◆ **The problem**: Would you set down the complete data below, exactly as shown?
+++ Available records +++
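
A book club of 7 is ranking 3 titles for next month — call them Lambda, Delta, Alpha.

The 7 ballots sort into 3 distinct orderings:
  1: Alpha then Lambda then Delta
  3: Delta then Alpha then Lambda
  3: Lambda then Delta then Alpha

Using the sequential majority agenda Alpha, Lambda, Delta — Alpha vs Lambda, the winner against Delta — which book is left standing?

Delta

Round 1: Alpha vs Lambda — 4–3, Alpha advances.
Round 2: Alpha vs Delta — 1–6, Delta advances.
The agenda winner is Delta.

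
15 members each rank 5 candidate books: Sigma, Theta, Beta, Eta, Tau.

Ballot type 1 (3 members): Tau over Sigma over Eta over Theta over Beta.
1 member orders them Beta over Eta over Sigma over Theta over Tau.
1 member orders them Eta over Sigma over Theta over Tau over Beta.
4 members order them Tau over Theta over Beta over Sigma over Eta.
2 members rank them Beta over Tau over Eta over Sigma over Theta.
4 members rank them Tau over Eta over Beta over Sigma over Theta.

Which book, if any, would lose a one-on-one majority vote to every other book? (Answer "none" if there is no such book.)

none

Pairwise majorities:
Sigma vs Theta: Sigma wins 11–4.
Sigma vs Beta: Sigma is ranked higher on 3+1 = 4 ballots, Beta on 11. Beta wins 11–4.
Sigma vs Eta: Eta, 8–7.
Sigma vs Tau: Tau wins 13–2.
Theta vs Beta: Theta is ranked higher on 3+1+4 = 8 ballots, Beta on 7. Theta wins 8–7.
Theta vs Eta: Theta preferred on 4 ballots; Eta wins 11–4.
Theta vs Tau: Theta is ranked higher on 1+1 = 2 ballots, Tau on 13. Tau wins 13–2.
Beta–Eta: Eta 8–7.
Beta vs Tau: Tau, 12–3.
Eta vs Tau: 2 to 13, Tau.
No book is winless: Sigma beats Theta; Theta beats Beta; Beta beats Sigma; Eta beats Sigma; Tau beats Sigma. There is no Condorcet loser.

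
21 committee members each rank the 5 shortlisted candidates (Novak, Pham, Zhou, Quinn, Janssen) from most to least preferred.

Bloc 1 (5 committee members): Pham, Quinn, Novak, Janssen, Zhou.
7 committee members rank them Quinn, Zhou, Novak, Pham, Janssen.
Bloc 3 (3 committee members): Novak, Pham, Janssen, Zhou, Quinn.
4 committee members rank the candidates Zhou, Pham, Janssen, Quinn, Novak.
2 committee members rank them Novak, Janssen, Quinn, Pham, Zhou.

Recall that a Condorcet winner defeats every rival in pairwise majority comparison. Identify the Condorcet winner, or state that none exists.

none

Pairwise majorities:
Novak vs Pham: Novak preferred on 7+3+2 = 12 ballots; Novak wins 12–9.
Novak vs Zhou: 5+3+2 = 10 for Novak, 11 for Zhou — Zhou by 11–10.
Novak vs Quinn: Novak is ranked higher on 3+2 = 5 ballots, Quinn on 16. Quinn wins 16–5.
Novak vs Janssen: 17 to 4, Novak.
Pham vs Zhou: 5+3+2 = 10 for Pham, 11 for Zhou — Zhou by 11–10.
Pham vs Quinn: 12 to 9, Pham.
Pham vs Janssen: 5+7+3+4 = 19 for Pham, 2 for Janssen — Pham by 19–2.
Zhou vs Quinn: 3+4 = 7 for Zhou, 14 for Quinn — Quinn by 14–7.
Zhou vs Janssen: Zhou is ranked higher on 7+4 = 11 ballots, Janssen on 10. Zhou wins 11–10.
Quinn vs Janssen: Quinn preferred on 5+7 = 12 ballots; Quinn wins 12–9.
Each candidate drops at least one matchup (Novak loses to Zhou; Pham loses to Novak; Zhou loses to Quinn; Quinn loses to Pham; Janssen loses to Novak); the cycle Novak → Pham → Quinn → Novak rules out a Condorcet winner.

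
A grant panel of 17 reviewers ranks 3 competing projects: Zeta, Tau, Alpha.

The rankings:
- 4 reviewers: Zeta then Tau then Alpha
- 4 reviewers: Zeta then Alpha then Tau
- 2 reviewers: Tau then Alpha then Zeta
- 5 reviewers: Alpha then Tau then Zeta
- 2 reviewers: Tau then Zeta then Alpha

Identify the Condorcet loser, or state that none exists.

none

Head-to-head results (17 reviewers):
Zeta–Tau: Tau 9–8.
Zeta vs Alpha: Zeta preferred on 4+4+2 = 10 ballots; Zeta wins 10–7.
Tau–Alpha: Alpha 9–8.
No project is winless: Zeta beats Alpha; Tau beats Zeta; Alpha beats Tau. There is no Condorcet loser.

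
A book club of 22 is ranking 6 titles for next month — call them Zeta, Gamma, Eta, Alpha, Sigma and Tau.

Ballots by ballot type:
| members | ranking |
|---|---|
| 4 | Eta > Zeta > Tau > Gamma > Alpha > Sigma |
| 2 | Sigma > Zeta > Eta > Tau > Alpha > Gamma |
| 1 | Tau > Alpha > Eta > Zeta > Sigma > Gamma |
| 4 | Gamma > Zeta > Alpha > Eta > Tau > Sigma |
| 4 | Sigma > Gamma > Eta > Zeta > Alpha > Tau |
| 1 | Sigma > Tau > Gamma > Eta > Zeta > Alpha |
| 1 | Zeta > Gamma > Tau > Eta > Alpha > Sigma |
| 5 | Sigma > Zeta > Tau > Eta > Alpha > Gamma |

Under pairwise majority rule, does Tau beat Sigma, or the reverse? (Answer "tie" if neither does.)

Ballots ranking Tau above Sigma: 4 + 1 + 4 + 1 = 10.
Ballots ranking Sigma above Tau: 22 − 10 = 12.
Sigma wins the head-to-head 12–10.

Sigma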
+++
◆ **Written solution**:
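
A book club of 7 is ranking 3 titles for next month — call them Lambda, Delta, Alpha.

The 7 ballots sort into 3 distinct orderings:
  1: Alpha then Lambda then Delta
  3: Delta then Alpha then Lambda
  3: Lambda then Delta then Alpha

Using the sequential majority agenda Alpha, Lambda, Delta — Alpha vs Lambda, the winner against Delta — which book is left standing?

Delta

Round 1: Alpha vs Lambda — 4–3, Alpha advances.
Round 2: Alpha vs Delta — 1–6, Delta advances.
The agenda winner is Delta.

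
15 members each rank 5 candidate books: Sigma, Theta, Beta, Eta, Tau.

Ballot type 1 (3 members): Tau over Sigma over Eta over Theta over Beta.
1 member orders them Beta over Eta over Sigma over Theta over Tau.
1 member orders them Eta over Sigma over Theta over Tau over Beta.
4 members order them Tau over Theta over Beta over Sigma over Eta.
2 members rank them Beta over Tau over Eta over Sigma over Theta.
4 members rank them Tau over Eta over Beta over Sigma over Theta.

Which book, if any, would lose a one-on-one majority vote to every other book? (Answer "none" if there is no such book.)

none

Pairwise majorities:
Sigma vs Theta: Sigma wins 11–4.
Sigma vs Beta: Sigma is ranked higher on 3+1 = 4 ballots, Beta on 11. Beta wins 11–4.
Sigma vs Eta: Eta, 8–7.
Sigma vs Tau: Tau wins 13–2.
Theta vs Beta: Theta is ranked higher on 3+1+4 = 8 ballots, Beta on 7. Theta wins 8–7.
Theta vs Eta: Theta preferred on 4 ballots; Eta wins 11–4.
Theta vs Tau: Theta is ranked higher on 1+1 = 2 ballots, Tau on 13. Tau wins 13–2.
Beta–Eta: Eta 8–7.
Beta vs Tau: Tau, 12–3.
Eta vs Tau: 2 to 13, Tau.
No book is winless: Sigma beats Theta; Theta beats Beta; Beta beats Sigma; Eta beats Sigma; Tau beats Sigma. There is no Condorcet loser.

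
21 committee members each rank the 5 shortlisted candidates (Novak, Pham, Zhou, Quinn, Janssen) from most to least preferred.

Bloc 1 (5 committee members): Pham, Quinn, Novak, Janssen, Zhou.
7 committee members rank them Quinn, Zhou, Novak, Pham, Janssen.
Bloc 3 (3 committee members): Novak, Pham, Janssen, Zhou, Quinn.
4 committee members rank the candidates Zhou, Pham, Janssen, Quinn, Novak.
2 committee members rank them Novak, Janssen, Quinn, Pham, Zhou.

Recall that a Condorcet winner defeats every rival in pairwise majority comparison. Identify the Condorcet winner, or state that none exists.

none

Pairwise majorities:
Novak vs Pham: Novak preferred on 7+3+2 = 12 ballots; Novak wins 12–9.
Novak vs Zhou: 5+3+2 = 10 for Novak, 11 for Zhou — Zhou by 11–10.
Novak vs Quinn: Novak is ranked higher on 3+2 = 5 ballots, Quinn on 16. Quinn wins 16–5.
Novak vs Janssen: 17 to 4, Novak.
Pham vs Zhou: 5+3+2 = 10 for Pham, 11 for Zhou — Zhou by 11–10.
Pham vs Quinn: 12 to 9, Pham.
Pham vs Janssen: 5+7+3+4 = 19 for Pham, 2 for Janssen — Pham by 19–2.
Zhou vs Quinn: 3+4 = 7 for Zhou, 14 for Quinn — Quinn by 14–7.
Zhou vs Janssen: Zhou is ranked higher on 7+4 = 11 ballots, Janssen on 10. Zhou wins 11–10.
Quinn vs Janssen: Quinn preferred on 5+7 = 12 ballots; Quinn wins 12–9.
Each candidate drops at least one matchup (Novak loses to Zhou; Pham loses to Novak; Zhou loses to Quinn; Quinn loses to Pham; Janssen loses to Novak); the cycle Novak → Pham → Quinn → Novak rules out a Condorcet winner.

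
A grant panel of 17 reviewers ranks 3 competing projects: Zeta, Tau, Alpha.

The rankings:
- 4 reviewers: Zeta then Tau then Alpha
- 4 reviewers: Zeta then Alpha then Tau
- 2 reviewers: Tau then Alpha then Zeta
- 5 reviewers: Alpha then Tau then Zeta
- 2 reviewers: Tau then Zeta then Alpha

Identify the Condorcet loser, or state that none exists.

none

Head-to-head results (17 reviewers):
Zeta–Tau: Tau 9–8.
Zeta vs Alpha: Zeta preferred on 4+4+2 = 10 ballots; Zeta wins 10–7.
Tau–Alpha: Alpha 9–8.
No project is winless: Zeta beats Alpha; Tau beats Zeta; Alpha beats Tau. There is no Condorcet loser.

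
A book club of 22 is ranking 6 titles for next month — call them Zeta, Gamma, Eta, Alpha, Sigma and Tau.

Ballots by ballot type:
| members | ranking |
|---|---|
| 4 | Eta > Zeta > Tau > Gamma > Alpha > Sigma |
| 2 | Sigma > Zeta > Eta > Tau > Alpha > Gamma |
| 1 | Tau > Alpha > Eta > Zeta > Sigma > Gamma |
| 4 | Gamma > Zeta > Alpha > Eta > Tau > Sigma |
| 4 | Sigma > Gamma > Eta > Zeta > Alpha > Tau |
| 1 | Sigma > Tau > Gamma > Eta > Zeta > Alpha |
| 1 | Zeta > Gamma > Tau > Eta > Alpha > Sigma |
| 5 | Sigma > Zeta > Tau > Eta > Alpha > Gamma |

Under pairwise majority rule, does Tau beat Sigma, or the reverse? (Answer "tie" if neither does.)

Ballots ranking Tau above Sigma: 4 + 1 + 4 + 1 = 10.
Ballots ranking Sigma above Tau: 22 − 10 = 12.
Sigma wins the head-to-head 12–10.

Sigma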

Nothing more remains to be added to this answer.